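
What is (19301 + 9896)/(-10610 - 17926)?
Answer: -29197/28536 ≈ -1.0232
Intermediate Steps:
(19301 + 9896)/(-10610 - 17926) = 29197/(-28536) = 29197*(-1/28536) = -29197/28536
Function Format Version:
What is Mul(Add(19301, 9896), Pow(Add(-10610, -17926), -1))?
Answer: Rational(-29197, 28536) ≈ -1.0232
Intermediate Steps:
Mul(Add(19301, 9896), Pow(Add(-10610, -17926), -1)) = Mul(29197, Pow(-28536, -1)) = Mul(29197, Rational(-1, 28536)) = Rational(-29197, 28536)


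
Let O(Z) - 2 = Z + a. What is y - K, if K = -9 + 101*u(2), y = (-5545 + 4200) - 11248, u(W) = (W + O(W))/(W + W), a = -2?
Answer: -12685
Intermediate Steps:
O(Z) = Z (O(Z) = 2 + (Z - 2) = 2 + (-2 + Z) = Z)
u(W) = 1 (u(W) = (W + W)/(W + W) = (2*W)/((2*W)) = (2*W)*(1/(2*W)) = 1)
y = -12593 (y = -1345 - 11248 = -12593)
K = 92 (K = -9 + 101*1 = -9 + 101 = 92)
y - K = -12593 - 1*92 = -12593 - 92 = -12685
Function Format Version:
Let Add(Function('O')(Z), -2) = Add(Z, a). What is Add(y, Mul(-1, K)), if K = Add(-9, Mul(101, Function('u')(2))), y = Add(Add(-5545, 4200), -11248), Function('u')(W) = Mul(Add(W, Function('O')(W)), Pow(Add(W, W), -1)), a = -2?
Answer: -12685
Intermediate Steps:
Function('O')(Z) = Z (Function('O')(Z) = Add(2, Add(Z, -2)) = Add(2, Add(-2, Z)) = Z)
Function('u')(W) = 1 (Function('u')(W) = Mul(Add(W, W), Pow(Add(W, W), -1)) = Mul(Mul(2, W), Pow(Mul(2, W), -1)) = Mul(Mul(2, W), Mul(Rational(1, 2), Pow(W, -1))) = 1)
y = -12593 (y = Add(-1345, -11248) = -12593)
K = 92 (K = Add(-9, Mul(101, 1)) = Add(-9, 101) = 92)
Add(y, Mul(-1, K)) = Add(-12593, Mul(-1, 92)) = Add(-12593, -92) = -12685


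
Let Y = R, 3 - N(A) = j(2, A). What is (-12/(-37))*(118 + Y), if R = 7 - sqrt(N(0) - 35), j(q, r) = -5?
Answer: 1500/37 - 36*I*sqrt(3)/37 ≈ 40.541 - 1.6852*I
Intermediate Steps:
N(A) = 8 (N(A) = 3 - 1*(-5) = 3 + 5 = 8)
R = 7 - 3*I*sqrt(3) (R = 7 - sqrt(8 - 35) = 7 - sqrt(-27) = 7 - 3*I*sqrt(3) ≈ 7.0 - 5.1962*I)
Y = 7 - 3*I*sqrt(3) ≈ 7.0 - 5.1962*I
(-12/(-37))*(118 + Y) = (-12/(-37))*(118 + (7 - 3*I*sqrt(3))) = (-12*(-1/37))*(125 - 3*I*sqrt(3)) = 12*(125 - 3*I*sqrt(3))/37 = 1500/37 - 36*I*sqrt(3)/37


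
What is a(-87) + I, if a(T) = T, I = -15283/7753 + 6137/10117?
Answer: -6931065737/78437101 ≈ -88.365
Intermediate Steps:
I = -107037950/78437101 (I = -15283*1/7753 + 6137*(1/10117) = -15283/7753 + 6137/10117 = -107037950/78437101 ≈ -1.3646)
a(-87) + I = -87 - 107037950/78437101 = -6931065737/78437101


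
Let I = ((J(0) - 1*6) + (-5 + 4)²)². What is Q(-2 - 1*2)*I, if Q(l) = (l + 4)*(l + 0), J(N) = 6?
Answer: 0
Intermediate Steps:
I = 1 (I = ((6 - 1*6) + (-5 + 4)²)² = ((6 - 6) + (-1)²)² = (0 + 1)² = 1² = 1)
Q(l) = l*(4 + l) (Q(l) = (4 + l)*l = l*(4 + l))
Q(-2 - 1*2)*I = ((-2 - 1*2)*(4 + (-2 - 1*2)))*1 = ((-2 - 2)*(4 + (-2 - 2)))*1 = -4*(4 - 4)*1 = -4*0*1 = 0*1 = 0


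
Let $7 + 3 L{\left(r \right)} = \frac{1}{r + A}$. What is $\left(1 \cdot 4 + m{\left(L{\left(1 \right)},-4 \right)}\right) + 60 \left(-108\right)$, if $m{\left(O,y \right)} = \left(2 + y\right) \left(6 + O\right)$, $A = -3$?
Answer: $-6483$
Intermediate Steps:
$L{\left(r \right)} = - \frac{7}{3} + \frac{1}{3 \left(-3 + r\right)}$ ($L{\left(r \right)} = - \frac{7}{3} + \frac{1}{3 \left(r - 3\right)} = - \frac{7}{3} + \frac{1}{3 \left(-3 + r\right)}$)
$\left(1 \cdot 4 + m{\left(L{\left(1 \right)},-4 \right)}\right) + 60 \left(-108\right) = \left(1 \cdot 4 + \left(12 + 2 \frac{22 - 7}{3 \left(-3 + 1\right)} + 6 \left(-4\right) + \frac{22 - 7}{3 \left(-3 + 1\right)} \left(-4\right)\right)\right) + 60 \left(-108\right) = \left(4 + \left(12 + 2 \frac{22 - 7}{3 \left(-2\right)} - 24 + \frac{22 - 7}{3 \left(-2\right)} \left(-4\right)\right)\right) - 6480 = \left(4 + \left(12 + 2 \cdot \frac{1}{3} \left(- \frac{1}{2}\right) 15 - 24 + \frac{1}{3} \left(- \frac{1}{2}\right) 15 \left(-4\right)\right)\right) - 6480 = \left(4 + \left(12 + 2 \left(- \frac{5}{2}\right) - 24 - -10\right)\right) - 6480 = \left(4 + \left(12 - 5 - 24 + 10\right)\right) - 6480 = \left(4 - 7\right) - 6480 = -3 - 6480 = -6483$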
━━━━━━
> [WHAT YOU ARE ASKED TO DO]: Every entry should be output exactly as written, please.

> [RESPONSE]:
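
What is (19301 + 9896)/(-10610 - 17926)?
Answer: -29197/28536 ≈ -1.0232
Intermediate Steps:
(19301 + 9896)/(-10610 - 17926) = 29197/(-28536) = 29197*(-1/28536) = -29197/28536
Function Format Version:
What is Mul(Add(19301, 9896), Pow(Add(-10610, -17926), -1))?
Answer: Rational(-29197, 28536) ≈ -1.0232
Intermediate Steps:
Mul(Add(19301, 9896), Pow(Add(-10610, -17926), -1)) = Mul(29197, Pow(-28536, -1)) = Mul(29197, Rational(-1, 28536)) = Rational(-29197, 28536)


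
Let O(Z) - 2 = Z + a. What is y - K, if K = -9 + 101*u(2), y = (-5545 + 4200) - 11248, u(W) = (W + O(W))/(W + W), a = -2?
Answer: -12685
Intermediate Steps:
O(Z) = Z (O(Z) = 2 + (Z - 2) = 2 + (-2 + Z) = Z)
u(W) = 1 (u(W) = (W + W)/(W + W) = (2*W)/((2*W)) = (2*W)*(1/(2*W)) = 1)
y = -12593 (y = -1345 - 11248 = -12593)
K = 92 (K = -9 + 101*1 = -9 + 101 = 92)
y - K = -12593 - 1*92 = -12593 - 92 = -12685
Function Format Version:
Let Add(Function('O')(Z), -2) = Add(Z, a). What is Add(y, Mul(-1, K)), if K = Add(-9, Mul(101, Function('u')(2))), y = Add(Add(-5545, 4200), -11248), Function('u')(W) = Mul(Add(W, Function('O')(W)), Pow(Add(W, W), -1)), a = -2?
Answer: -12685
Intermediate Steps:
Function('O')(Z) = Z (Function('O')(Z) = Add(2, Add(Z, -2)) = Add(2, Add(-2, Z)) = Z)
Function('u')(W) = 1 (Function('u')(W) = Mul(Add(W, W), Pow(Add(W, W), -1)) = Mul(Mul(2, W), Pow(Mul(2, W), -1)) = Mul(Mul(2, W), Mul(Rational(1, 2), Pow(W, -1))) = 1)
y = -12593 (y = Add(-1345, -11248) = -12593)
K = 92 (K = Add(-9, Mul(101, 1)) = Add(-9, 101) = 92)
Add(y, Mul(-1, K)) = Add(-12593, Mul(-1, 92)) = Add(-12593, -92) = -12685


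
Let Y = R, 3 - N(A) = j(2, A). What is (-12/(-37))*(118 + Y), if R = 7 - sqrt(N(0) - 35), j(q, r) = -5?
Answer: 1500/37 - 36*I*sqrt(3)/37 ≈ 40.541 - 1.6852*I
Intermediate Steps:
N(A) = 8 (N(A) = 3 - 1*(-5) = 3 + 5 = 8)
R = 7 - 3*I*sqrt(3) (R = 7 - sqrt(8 - 35) = 7 - sqrt(-27) = 7 - 3*I*sqrt(3) ≈ 7.0 - 5.1962*I)
Y = 7 - 3*I*sqrt(3) ≈ 7.0 - 5.1962*I
(-12/(-37))*(118 + Y) = (-12/(-37))*(118 + (7 - 3*I*sqrt(3))) = (-12*(-1/37))*(125 - 3*I*sqrt(3)) = 12*(125 - 3*I*sqrt(3))/37 = 1500/37 - 36*I*sqrt(3)/37


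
What is a(-87) + I, if a(T) = T, I = -15283/7753 + 6137/10117?
Answer: -6931065737/78437101 ≈ -88.365
Intermediate Steps:
I = -107037950/78437101 (I = -15283*1/7753 + 6137*(1/10117) = -15283/7753 + 6137/10117 = -107037950/78437101 ≈ -1.3646)
a(-87) + I = -87 - 107037950/78437101 = -6931065737/78437101


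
Let I = ((J(0) - 1*6) + (-5 + 4)²)². What is Q(-2 - 1*2)*I, if Q(l) = (l + 4)*(l + 0), J(N) = 6?
Answer: 0
Intermediate Steps:
I = 1 (I = ((6 - 1*6) + (-5 + 4)²)² = ((6 - 6) + (-1)²)² = (0 + 1)² = 1² = 1)
Q(l) = l*(4 + l) (Q(l) = (4 + l)*l = l*(4 + l))
Q(-2 - 1*2)*I = ((-2 - 1*2)*(4 + (-2 - 1*2)))*1 = ((-2 - 2)*(4 + (-2 - 2)))*1 = -4*(4 - 4)*1 = -4*0*1 = 0*1 = 0


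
Let $7 + 3 L{\left(r \right)} = \frac{1}{r + A}$. What is $\left(1 \cdot 4 + m{\left(L{\left(1 \right)},-4 \right)}\right) + 60 \left(-108\right)$, if $m{\left(O,y \right)} = \left(2 + y\right) \left(6 + O\right)$, $A = -3$?
Answer: $-6483$
Intermediate Steps:
$L{\left(r \right)} = - \frac{7}{3} + \frac{1}{3 \left(-3 + r\right)}$ ($L{\left(r \right)} = - \frac{7}{3} + \frac{1}{3 \left(r - 3\right)} = - \frac{7}{3} + \frac{1}{3 \left(-3 + r\right)}$)
$\left(1 \cdot 4 + m{\left(L{\left(1 \right)},-4 \right)}\right) + 60 \left(-108\right) = \left(1 \cdot 4 + \left(12 + 2 \frac{22 - 7}{3 \left(-3 + 1\right)} + 6 \left(-4\right) + \frac{22 - 7}{3 \left(-3 + 1\right)} \left(-4\right)\right)\right) + 60 \left(-108\right) = \left(4 + \left(12 + 2 \frac{22 - 7}{3 \left(-2\right)} - 24 + \frac{22 - 7}{3 \left(-2\right)} \left(-4\right)\right)\right) - 6480 = \left(4 + \left(12 + 2 \cdot \frac{1}{3} \left(- \frac{1}{2}\right) 15 - 24 + \frac{1}{3} \left(- \frac{1}{2}\right) 15 \left(-4\right)\right)\right) - 6480 = \left(4 + \left(12 + 2 \left(- \frac{5}{2}\right) - 24 - -10\right)\right) - 6480 = \left(4 + \left(12 - 5 - 24 + 10\right)\right) - 6480 = \left(4 - 7\right) - 6480 = -3 - 6480 = -6483$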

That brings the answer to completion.